Work instruction ->
Set down, please, exactly the lines below that run from the line with "What is 215 + 445*q, if q = -2*21?" to the line with "Answer: -1071398", both lines included.

Records to use ->
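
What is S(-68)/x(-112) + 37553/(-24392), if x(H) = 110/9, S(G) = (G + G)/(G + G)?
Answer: -1955651/1341560 ≈ -1.4577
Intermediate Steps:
S(G) = 1 (S(G) = (2*G)/((2*G)) = (2*G)*(1/(2*G)) = 1)
x(H) = 110/9 (x(H) = 110*(1/9) = 110/9)
S(-68)/x(-112) + 37553/(-24392) = 1/(110/9) + 37553/(-24392) = 1*(9/110) + 37553*(-1/24392) = 9/110 - 37553/24392 = -1955651/1341560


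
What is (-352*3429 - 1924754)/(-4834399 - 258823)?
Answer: 1565881/2546611 ≈ 0.61489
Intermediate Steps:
(-352*3429 - 1924754)/(-4834399 - 258823) = (-1207008 - 1924754)/(-5093222) = -3131762*(-1/5093222) = 1565881/2546611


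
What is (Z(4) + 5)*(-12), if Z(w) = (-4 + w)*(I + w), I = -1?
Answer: -60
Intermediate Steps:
Z(w) = (-1 + w)*(-4 + w) (Z(w) = (-4 + w)*(-1 + w) = (-1 + w)*(-4 + w))
(Z(4) + 5)*(-12) = ((4 + 4² - 5*4) + 5)*(-12) = ((4 + 16 - 20) + 5)*(-12) = (0 + 5)*(-12) = 5*(-12) = -60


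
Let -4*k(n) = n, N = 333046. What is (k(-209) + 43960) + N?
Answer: 1508233/4 ≈ 3.7706e+5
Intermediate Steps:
k(n) = -n/4
(k(-209) + 43960) + N = (-¼*(-209) + 43960) + 333046 = (209/4 + 43960) + 333046 = 176049/4 + 333046 = 1508233/4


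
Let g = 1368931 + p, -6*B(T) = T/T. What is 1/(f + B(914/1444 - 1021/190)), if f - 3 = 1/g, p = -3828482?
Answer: 14757306/41812361 ≈ 0.35294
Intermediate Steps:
B(T) = -⅙ (B(T) = -T/(6*T) = -⅙*1 = -⅙)
g = -2459551 (g = 1368931 - 3828482 = -2459551)
f = 7378652/2459551 (f = 3 + 1/(-2459551) = 3 - 1/2459551 = 7378652/2459551 ≈ 3.0000)
1/(f + B(914/1444 - 1021/190)) = 1/(7378652/2459551 - ⅙) = 1/(41812361/14757306) = 14757306/41812361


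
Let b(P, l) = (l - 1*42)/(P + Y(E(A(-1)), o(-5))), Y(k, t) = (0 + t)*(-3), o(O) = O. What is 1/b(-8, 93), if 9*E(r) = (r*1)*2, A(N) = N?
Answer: 7/51 ≈ 0.13725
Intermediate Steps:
E(r) = 2*r/9 (E(r) = ((r*1)*2)/9 = (r*2)/9 = (2*r)/9 = 2*r/9)
Y(k, t) = -3*t (Y(k, t) = t*(-3) = -3*t)
b(P, l) = (-42 + l)/(15 + P) (b(P, l) = (l - 1*42)/(P - 3*(-5)) = (l - 42)/(P + 15) = (-42 + l)/(15 + P))
1/b(-8, 93) = 1/((-42 + 93)/(15 - 8)) = 1/(51/7) = 7/51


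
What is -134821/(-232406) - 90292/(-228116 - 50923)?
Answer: 2020852399/2236218546 ≈ 0.90369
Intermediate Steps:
-134821/(-232406) - 90292/(-228116 - 50923) = -134821*(-1/232406) - 90292/(-279039) = 4649/8014 - 90292*(-1/279039) = 4649/8014 + 90292/279039 = 2020852399/2236218546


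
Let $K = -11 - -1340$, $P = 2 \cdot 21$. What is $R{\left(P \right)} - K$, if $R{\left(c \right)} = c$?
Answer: $-1287$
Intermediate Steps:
$P = 42$
$K = 1329$ ($K = -11 + 1340 = 1329$)
$R{\left(P \right)} - K = 42 - 1329 = -1287$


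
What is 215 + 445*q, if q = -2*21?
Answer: -18475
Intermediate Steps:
q = -42
215 + 445*q = 215 + 445*(-42) = 215 - 18690 = -18475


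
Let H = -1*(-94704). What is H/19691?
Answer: 94704/19691 ≈ 4.8095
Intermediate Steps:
H = 94704
H/19691 = 94704/19691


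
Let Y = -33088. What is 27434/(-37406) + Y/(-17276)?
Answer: 95467493/80778257 ≈ 1.1818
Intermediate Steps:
27434/(-37406) + Y/(-17276) = 27434/(-37406) - 33088/(-17276) = 27434*(-1/37406) - 33088*(-1/17276) = -13717/18703 + 8272/4319 = 95467493/80778257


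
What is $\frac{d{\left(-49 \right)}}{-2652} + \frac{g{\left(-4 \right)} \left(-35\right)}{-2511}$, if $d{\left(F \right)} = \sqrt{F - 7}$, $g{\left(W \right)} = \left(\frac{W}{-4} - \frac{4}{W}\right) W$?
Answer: $- \frac{280}{2511} - \frac{i \sqrt{14}}{1326} \approx -0.11151 - 0.0028218 i$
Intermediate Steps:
$g{\left(W \right)} = W \left(- \frac{4}{W} - \frac{W}{4}\right)$ ($g{\left(W \right)} = \left(W \left(- \frac{1}{4}\right) - \frac{4}{W}\right) W = \left(- \frac{W}{4} - \frac{4}{W}\right) W = \left(- \frac{4}{W} - \frac{W}{4}\right) W = W \left(- \frac{4}{W} - \frac{W}{4}\right)$)
$d{\left(F \right)} = \sqrt{-7 + F}$
$\frac{d{\left(-49 \right)}}{-2652} + \frac{g{\left(-4 \right)} \left(-35\right)}{-2511} = \frac{\sqrt{-7 - 49}}{-2652} + \frac{\left(-4 - \frac{\left(-4\right)^{2}}{4}\right) \left(-35\right)}{-2511} = \sqrt{-56} \left(- \frac{1}{2652}\right) + \left(-4 - 4\right) \left(-35\right) \left(- \frac{1}{2511}\right) = 2 i \sqrt{14} \left(- \frac{1}{2652}\right) + \left(-4 - 4\right) \left(-35\right) \left(- \frac{1}{2511}\right) = - \frac{i \sqrt{14}}{1326} + \left(-8\right) \left(-35\right) \left(- \frac{1}{2511}\right) = - \frac{i \sqrt{14}}{1326} + 280 \left(- \frac{1}{2511}\right) = - \frac{i \sqrt{14}}{1326} - \frac{280}{2511} = - \frac{280}{2511} - \frac{i \sqrt{14}}{1326}$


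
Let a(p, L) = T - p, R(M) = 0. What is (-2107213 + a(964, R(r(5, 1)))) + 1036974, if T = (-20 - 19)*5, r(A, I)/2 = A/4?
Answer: -1071398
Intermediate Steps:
r(A, I) = A/2 (r(A, I) = 2*(A/4) = A/2)
T = -195 (T = -39*5 = -195)
a(p, L) = -195 - p
(-2107213 + a(964, R(r(5, 1)))) + 1036974 = (-2107213 + (-195 - 1*964)) + 1036974 = (-2107213 + (-195 - 964)) + 1036974 = (-2107213 - 1159) + 1036974 = -2108372 + 1036974 = -1071398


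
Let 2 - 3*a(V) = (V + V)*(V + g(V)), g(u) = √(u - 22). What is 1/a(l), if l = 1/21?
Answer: 291060/203281 + 1323*I*√9681/406562 ≈ 1.4318 + 0.32018*I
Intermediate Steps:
g(u) = √(-22 + u)
l = 1/21 ≈ 0.047619
a(V) = ⅔ - 2*V*(V + √(-22 + V))/3 (a(V) = ⅔ - (V + V)*(V + √(-22 + V))/3 = ⅔ - 2*V*(V + √(-22 + V))/3)
1/a(l) = 1/(⅔ - 2*(1/21)²/3 - ⅔*1/21*√(-22 + 1/21)) = 1/(⅔ - ⅔*1/441 - ⅔*1/21*√(-461/21)) = 1/(⅔ - 2/1323 - ⅔*1/21*I*√9681/21) = 1/(⅔ - 2/1323 - 2*I*√9681/1323) = 1/(880/1323 - 2*I*√9681/1323)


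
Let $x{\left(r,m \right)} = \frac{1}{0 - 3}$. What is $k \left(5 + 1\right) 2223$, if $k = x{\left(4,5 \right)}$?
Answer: $-4446$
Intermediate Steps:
$x{\left(r,m \right)} = - \frac{1}{3}$ ($x{\left(r,m \right)} = \frac{1}{-3} = - \frac{1}{3}$)
$k = - \frac{1}{3} \approx -0.33333$
$k \left(5 + 1\right) 2223 = - \frac{5 + 1}{3} \cdot 2223 = \left(- \frac{1}{3}\right) 6 \cdot 2223 = \left(-2\right) 2223 = -4446$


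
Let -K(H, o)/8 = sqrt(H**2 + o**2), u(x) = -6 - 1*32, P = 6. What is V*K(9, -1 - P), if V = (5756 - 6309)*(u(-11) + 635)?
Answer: 2641128*sqrt(130) ≈ 3.0114e+7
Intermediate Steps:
u(x) = -38 (u(x) = -6 - 32 = -38)
V = -330141 (V = (5756 - 6309)*(-38 + 635) = -553*597 = -330141)
K(H, o) = -8*sqrt(H**2 + o**2)
V*K(9, -1 - P) = -(-2641128)*sqrt(9**2 + (-1 - 1*6)**2) = -(-2641128)*sqrt(81 + (-1 - 6)**2) = -(-2641128)*sqrt(81 + (-7)**2) = -(-2641128)*sqrt(81 + 49) = -(-2641128)*sqrt(130) = 2641128*sqrt(130)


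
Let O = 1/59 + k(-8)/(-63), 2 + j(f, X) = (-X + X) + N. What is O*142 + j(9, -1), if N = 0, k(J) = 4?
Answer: -32000/3717 ≈ -8.6091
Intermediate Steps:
j(f, X) = -2 (j(f, X) = -2 + ((-X + X) + 0) = -2 + (0 + 0) = -2 + 0 = -2)
O = -173/3717 (O = 1/59 + 4/(-63) = 1*(1/59) + 4*(-1/63) = 1/59 - 4/63 = -173/3717 ≈ -0.046543)
O*142 + j(9, -1) = -173/3717*142 - 2 = -24566/3717 - 2 = -32000/3717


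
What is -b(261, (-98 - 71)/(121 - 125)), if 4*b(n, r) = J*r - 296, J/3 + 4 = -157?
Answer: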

Answer box ->
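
What is 215 + 445*q, if q = -2*21?
Answer: -18475
Intermediate Steps:
q = -42
215 + 445*q = 215 + 445*(-42) = 215 - 18690 = -18475


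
Let H = -1*(-94704). What is H/19691?
Answer: 94704/19691 ≈ 4.8095
Intermediate Steps:
H = 94704
H/19691 = 94704/19691


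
Let Y = -33088. What is 27434/(-37406) + Y/(-17276)?
Answer: 95467493/80778257 ≈ 1.1818
Intermediate Steps:
27434/(-37406) + Y/(-17276) = 27434/(-37406) - 33088/(-17276) = 27434*(-1/37406) - 33088*(-1/17276) = -13717/18703 + 8272/4319 = 95467493/80778257


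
What is $\frac{d{\left(-49 \right)}}{-2652} + \frac{g{\left(-4 \right)} \left(-35\right)}{-2511}$, if $d{\left(F \right)} = \sqrt{F - 7}$, $g{\left(W \right)} = \left(\frac{W}{-4} - \frac{4}{W}\right) W$?
Answer: $- \frac{280}{2511} - \frac{i \sqrt{14}}{1326} \approx -0.11151 - 0.0028218 i$
Intermediate Steps:
$g{\left(W \right)} = W \left(- \frac{4}{W} - \frac{W}{4}\right)$ ($g{\left(W \right)} = \left(W \left(- \frac{1}{4}\right) - \frac{4}{W}\right) W = \left(- \frac{W}{4} - \frac{4}{W}\right) W = \left(- \frac{4}{W} - \frac{W}{4}\right) W = W \left(- \frac{4}{W} - \frac{W}{4}\right)$)
$d{\left(F \right)} = \sqrt{-7 + F}$
$\frac{d{\left(-49 \right)}}{-2652} + \frac{g{\left(-4 \right)} \left(-35\right)}{-2511} = \frac{\sqrt{-7 - 49}}{-2652} + \frac{\left(-4 - \frac{\left(-4\right)^{2}}{4}\right) \left(-35\right)}{-2511} = \sqrt{-56} \left(- \frac{1}{2652}\right) + \left(-4 - 4\right) \left(-35\right) \left(- \frac{1}{2511}\right) = 2 i \sqrt{14} \left(- \frac{1}{2652}\right) + \left(-4 - 4\right) \left(-35\right) \left(- \frac{1}{2511}\right) = - \frac{i \sqrt{14}}{1326} + \left(-8\right) \left(-35\right) \left(- \frac{1}{2511}\right) = - \frac{i \sqrt{14}}{1326} + 280 \left(- \frac{1}{2511}\right) = - \frac{i \sqrt{14}}{1326} - \frac{280}{2511} = - \frac{280}{2511} - \frac{i \sqrt{14}}{1326}$


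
Let a(p, L) = T - p, R(M) = 0. What is (-2107213 + a(964, R(r(5, 1)))) + 1036974, if T = (-20 - 19)*5, r(A, I)/2 = A/4?
Answer: -1071398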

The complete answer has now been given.